Type out all the data below, word for word.

▸ Records shown
┄┄┄┄┄┄

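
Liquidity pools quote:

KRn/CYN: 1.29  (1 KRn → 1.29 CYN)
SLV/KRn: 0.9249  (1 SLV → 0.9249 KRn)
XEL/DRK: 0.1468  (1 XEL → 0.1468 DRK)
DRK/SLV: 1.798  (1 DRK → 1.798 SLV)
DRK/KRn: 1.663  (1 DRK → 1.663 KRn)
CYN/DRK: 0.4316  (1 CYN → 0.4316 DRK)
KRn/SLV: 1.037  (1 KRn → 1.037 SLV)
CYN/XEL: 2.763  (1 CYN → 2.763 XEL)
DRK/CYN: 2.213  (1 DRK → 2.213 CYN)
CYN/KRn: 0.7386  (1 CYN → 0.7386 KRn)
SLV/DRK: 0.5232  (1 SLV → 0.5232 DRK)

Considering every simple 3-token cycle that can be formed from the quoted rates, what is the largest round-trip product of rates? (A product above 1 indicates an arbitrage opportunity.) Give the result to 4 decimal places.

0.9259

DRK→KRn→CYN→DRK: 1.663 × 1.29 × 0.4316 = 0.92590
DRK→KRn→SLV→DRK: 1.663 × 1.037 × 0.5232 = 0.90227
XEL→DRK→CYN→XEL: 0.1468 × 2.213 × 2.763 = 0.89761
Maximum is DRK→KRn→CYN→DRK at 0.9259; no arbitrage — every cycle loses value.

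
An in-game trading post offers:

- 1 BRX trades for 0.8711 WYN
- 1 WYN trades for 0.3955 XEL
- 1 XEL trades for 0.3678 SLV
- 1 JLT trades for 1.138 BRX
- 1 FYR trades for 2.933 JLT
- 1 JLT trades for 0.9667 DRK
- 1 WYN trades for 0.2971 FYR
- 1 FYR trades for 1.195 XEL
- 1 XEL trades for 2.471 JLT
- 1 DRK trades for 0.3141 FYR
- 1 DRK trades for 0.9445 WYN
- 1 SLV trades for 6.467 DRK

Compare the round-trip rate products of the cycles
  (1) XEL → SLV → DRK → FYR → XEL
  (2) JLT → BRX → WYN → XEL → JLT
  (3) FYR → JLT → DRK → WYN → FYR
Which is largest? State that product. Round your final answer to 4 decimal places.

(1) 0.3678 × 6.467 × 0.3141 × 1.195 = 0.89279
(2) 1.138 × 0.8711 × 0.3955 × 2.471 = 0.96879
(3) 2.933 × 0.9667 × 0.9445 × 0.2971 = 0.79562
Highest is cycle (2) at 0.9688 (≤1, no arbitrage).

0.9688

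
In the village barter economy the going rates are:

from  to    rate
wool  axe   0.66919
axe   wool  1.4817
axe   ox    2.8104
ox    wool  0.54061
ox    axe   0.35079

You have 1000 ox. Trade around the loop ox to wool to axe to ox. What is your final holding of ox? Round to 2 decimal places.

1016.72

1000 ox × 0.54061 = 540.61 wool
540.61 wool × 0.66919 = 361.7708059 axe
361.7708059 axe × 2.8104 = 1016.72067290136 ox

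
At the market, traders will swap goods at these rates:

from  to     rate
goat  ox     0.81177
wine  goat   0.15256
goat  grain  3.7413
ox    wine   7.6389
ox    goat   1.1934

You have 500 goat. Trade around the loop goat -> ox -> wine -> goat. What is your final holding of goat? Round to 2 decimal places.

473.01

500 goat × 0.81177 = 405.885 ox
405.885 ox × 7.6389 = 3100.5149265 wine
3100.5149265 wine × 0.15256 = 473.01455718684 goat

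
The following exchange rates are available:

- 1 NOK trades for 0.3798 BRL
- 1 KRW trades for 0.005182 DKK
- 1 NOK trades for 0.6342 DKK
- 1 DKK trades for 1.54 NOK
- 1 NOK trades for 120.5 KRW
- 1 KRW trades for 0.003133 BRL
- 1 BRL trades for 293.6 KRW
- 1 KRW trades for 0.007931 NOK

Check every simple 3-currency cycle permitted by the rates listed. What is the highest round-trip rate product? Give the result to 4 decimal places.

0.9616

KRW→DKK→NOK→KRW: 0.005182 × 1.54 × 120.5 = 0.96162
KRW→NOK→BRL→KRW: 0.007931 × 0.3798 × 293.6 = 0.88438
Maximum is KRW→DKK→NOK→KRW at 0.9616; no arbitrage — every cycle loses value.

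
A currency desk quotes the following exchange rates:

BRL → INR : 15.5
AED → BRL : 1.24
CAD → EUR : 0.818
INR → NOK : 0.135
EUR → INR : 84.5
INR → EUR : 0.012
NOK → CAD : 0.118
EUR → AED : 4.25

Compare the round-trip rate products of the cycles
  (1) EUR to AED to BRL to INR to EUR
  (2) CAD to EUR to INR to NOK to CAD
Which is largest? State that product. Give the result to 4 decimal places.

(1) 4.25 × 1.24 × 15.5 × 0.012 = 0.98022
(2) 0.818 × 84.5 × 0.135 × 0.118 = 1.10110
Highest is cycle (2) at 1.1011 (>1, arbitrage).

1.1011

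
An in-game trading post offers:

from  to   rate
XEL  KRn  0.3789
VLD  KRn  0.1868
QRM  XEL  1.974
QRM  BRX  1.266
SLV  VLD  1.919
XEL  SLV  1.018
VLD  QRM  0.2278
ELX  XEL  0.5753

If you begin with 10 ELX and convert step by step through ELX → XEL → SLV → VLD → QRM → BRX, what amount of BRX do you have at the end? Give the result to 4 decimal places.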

┄┄┄┄┄┄

▸ Exercise response
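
Liquidity pools quote:

KRn/CYN: 1.29  (1 KRn → 1.29 CYN)
SLV/KRn: 0.9249  (1 SLV → 0.9249 KRn)
XEL/DRK: 0.1468  (1 XEL → 0.1468 DRK)
DRK/SLV: 1.798  (1 DRK → 1.798 SLV)
DRK/KRn: 1.663  (1 DRK → 1.663 KRn)
CYN/DRK: 0.4316  (1 CYN → 0.4316 DRK)
KRn/SLV: 1.037  (1 KRn → 1.037 SLV)
CYN/XEL: 2.763  (1 CYN → 2.763 XEL)
DRK/CYN: 2.213  (1 DRK → 2.213 CYN)
CYN/KRn: 0.7386  (1 CYN → 0.7386 KRn)
SLV/DRK: 0.5232  (1 SLV → 0.5232 DRK)

Considering every simple 3-token cycle that can be formed from the quoted rates, what is the largest round-trip product of rates? (A product above 1 indicates an arbitrage opportunity.) Give the result to 4 decimal places.

0.9259

DRK→KRn→CYN→DRK: 1.663 × 1.29 × 0.4316 = 0.92590
DRK→KRn→SLV→DRK: 1.663 × 1.037 × 0.5232 = 0.90227
XEL→DRK→CYN→XEL: 0.1468 × 2.213 × 2.763 = 0.89761
Maximum is DRK→KRn→CYN→DRK at 0.9259; no arbitrage — every cycle loses value.

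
An in-game trading post offers:

- 1 BRX trades for 0.8711 WYN
- 1 WYN trades for 0.3955 XEL
- 1 XEL trades for 0.3678 SLV
- 1 JLT trades for 1.138 BRX
- 1 FYR trades for 2.933 JLT
- 1 JLT trades for 0.9667 DRK
- 1 WYN trades for 0.2971 FYR
- 1 FYR trades for 1.195 XEL
- 1 XEL trades for 2.471 JLT
- 1 DRK trades for 0.3141 FYR
- 1 DRK trades for 0.9445 WYN
- 1 SLV trades for 6.467 DRK

Compare the round-trip rate products of the cycles
  (1) XEL → SLV → DRK → FYR → XEL
  (2) JLT → BRX → WYN → XEL → JLT
  (3) FYR → JLT → DRK → WYN → FYR
Which is largest? State that product. Round your final answer to 4 decimal places.

(1) 0.3678 × 6.467 × 0.3141 × 1.195 = 0.89279
(2) 1.138 × 0.8711 × 0.3955 × 2.471 = 0.96879
(3) 2.933 × 0.9667 × 0.9445 × 0.2971 = 0.79562
Highest is cycle (2) at 0.9688 (≤1, no arbitrage).

0.9688

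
In the village barter economy the going rates are:

from  to    rate
wool  axe   0.66919
axe   wool  1.4817
axe   ox    2.8104
ox    wool  0.54061
ox    axe   0.35079

You have 1000 ox. Trade around the loop ox to wool to axe to ox. What is your final holding of ox? Round to 2 decimal places.

1016.72

1000 ox × 0.54061 = 540.61 wool
540.61 wool × 0.66919 = 361.7708059 axe
361.7708059 axe × 2.8104 = 1016.72067290136 ox

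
At the market, traders will swap goods at these rates:

from  to     rate
goat  ox     0.81177
wine  goat   0.15256
goat  grain  3.7413
ox    wine   7.6389
ox    goat   1.1934

You have 500 goat. Trade around the loop goat -> ox -> wine -> goat. What is your final holding of goat? Round to 2 decimal places.

473.01

500 goat × 0.81177 = 405.885 ox
405.885 ox × 7.6389 = 3100.5149265 wine
3100.5149265 wine × 0.15256 = 473.01455718684 goat

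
The following exchange rates are available:

- 1 NOK trades for 0.3798 BRL
- 1 KRW trades for 0.005182 DKK
- 1 NOK trades for 0.6342 DKK
- 1 DKK trades for 1.54 NOK
- 1 NOK trades for 120.5 KRW
- 1 KRW trades for 0.003133 BRL
- 1 BRL trades for 293.6 KRW
- 1 KRW trades for 0.007931 NOK

Check every simple 3-currency cycle permitted by the rates listed. What is the highest round-trip rate product? Give the result to 4 decimal places.

0.9616

KRW→DKK→NOK→KRW: 0.005182 × 1.54 × 120.5 = 0.96162
KRW→NOK→BRL→KRW: 0.007931 × 0.3798 × 293.6 = 0.88438
Maximum is KRW→DKK→NOK→KRW at 0.9616; no arbitrage — every cycle loses value.

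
A currency desk quotes the following exchange rates:

BRL → INR : 15.5
AED → BRL : 1.24
CAD → EUR : 0.818
INR → NOK : 0.135
EUR → INR : 84.5
INR → EUR : 0.012
NOK → CAD : 0.118
EUR → AED : 4.25

Compare the round-trip rate products of the cycles
  (1) EUR to AED to BRL to INR to EUR
  (2) CAD to EUR to INR to NOK to CAD
Which is largest? State that product. Give the result to 4 decimal places.

(1) 4.25 × 1.24 × 15.5 × 0.012 = 0.98022
(2) 0.818 × 84.5 × 0.135 × 0.118 = 1.10110
Highest is cycle (2) at 1.1011 (>1, arbitrage).

1.1011

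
An in-game trading post offers:

from  to   rate
XEL  KRn  0.3789
VLD  KRn  0.1868
QRM  XEL  1.974
QRM  BRX  1.266
SLV  VLD  1.919
XEL  SLV  1.018
VLD  QRM  0.2278
ELX  XEL  0.5753

If you begin with 10 ELX and convert step by step through ELX → XEL → SLV → VLD → QRM → BRX, what amount of BRX do you have at the end? Give the result to 4 decimal places.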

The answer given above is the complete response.